Given the entries below, please return each one exactly.

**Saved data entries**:
________

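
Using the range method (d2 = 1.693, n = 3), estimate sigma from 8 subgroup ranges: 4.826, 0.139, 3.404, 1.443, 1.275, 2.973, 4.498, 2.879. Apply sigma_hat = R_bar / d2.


R_bar = (4.826 + 0.139 + 3.404 + 1.443 + 1.275 + 2.973 + 4.498 + 2.879) / 8
R_bar = 21.437 / 8 = 2.679625
sigma_hat = R_bar / d2 = 2.679625 / 1.693 = 1.5828

1.5828


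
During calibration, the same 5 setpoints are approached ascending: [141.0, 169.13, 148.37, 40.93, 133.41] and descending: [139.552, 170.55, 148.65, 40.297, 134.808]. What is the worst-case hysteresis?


|141.0 - 139.552| = 1.4480
|169.13 - 170.55| = 1.4200
|148.37 - 148.65| = 0.2800
|40.93 - 40.297| = 0.6330
|133.41 - 134.808| = 1.3980
hysteresis = max(diffs) = 1.4480

1.4480


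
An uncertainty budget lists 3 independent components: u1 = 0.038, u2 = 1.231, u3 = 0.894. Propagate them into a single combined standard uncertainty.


uc = sqrt(0.038^2 + 1.231^2 + 0.894^2)
uc = sqrt(2.316041)
uc = 1.5219

1.5219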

________

**SOLUTION TO THIS PROBLEM**:
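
Using the range method (d2 = 1.693, n = 3), estimate sigma from 8 subgroup ranges: 4.826, 0.139, 3.404, 1.443, 1.275, 2.973, 4.498, 2.879. Apply sigma_hat = R_bar / d2.


R_bar = (4.826 + 0.139 + 3.404 + 1.443 + 1.275 + 2.973 + 4.498 + 2.879) / 8
R_bar = 21.437 / 8 = 2.679625
sigma_hat = R_bar / d2 = 2.679625 / 1.693 = 1.5828

1.5828


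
During calibration, the same 5 setpoints are approached ascending: [141.0, 169.13, 148.37, 40.93, 133.41] and descending: [139.552, 170.55, 148.65, 40.297, 134.808]. What is the worst-case hysteresis?


|141.0 - 139.552| = 1.4480
|169.13 - 170.55| = 1.4200
|148.37 - 148.65| = 0.2800
|40.93 - 40.297| = 0.6330
|133.41 - 134.808| = 1.3980
hysteresis = max(diffs) = 1.4480

1.4480


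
An uncertainty budget lists 3 independent components: u1 = 0.038, u2 = 1.231, u3 = 0.894. Propagate them into a single combined standard uncertainty.


uc = sqrt(0.038^2 + 1.231^2 + 0.894^2)
uc = sqrt(2.316041)
uc = 1.5219

1.5219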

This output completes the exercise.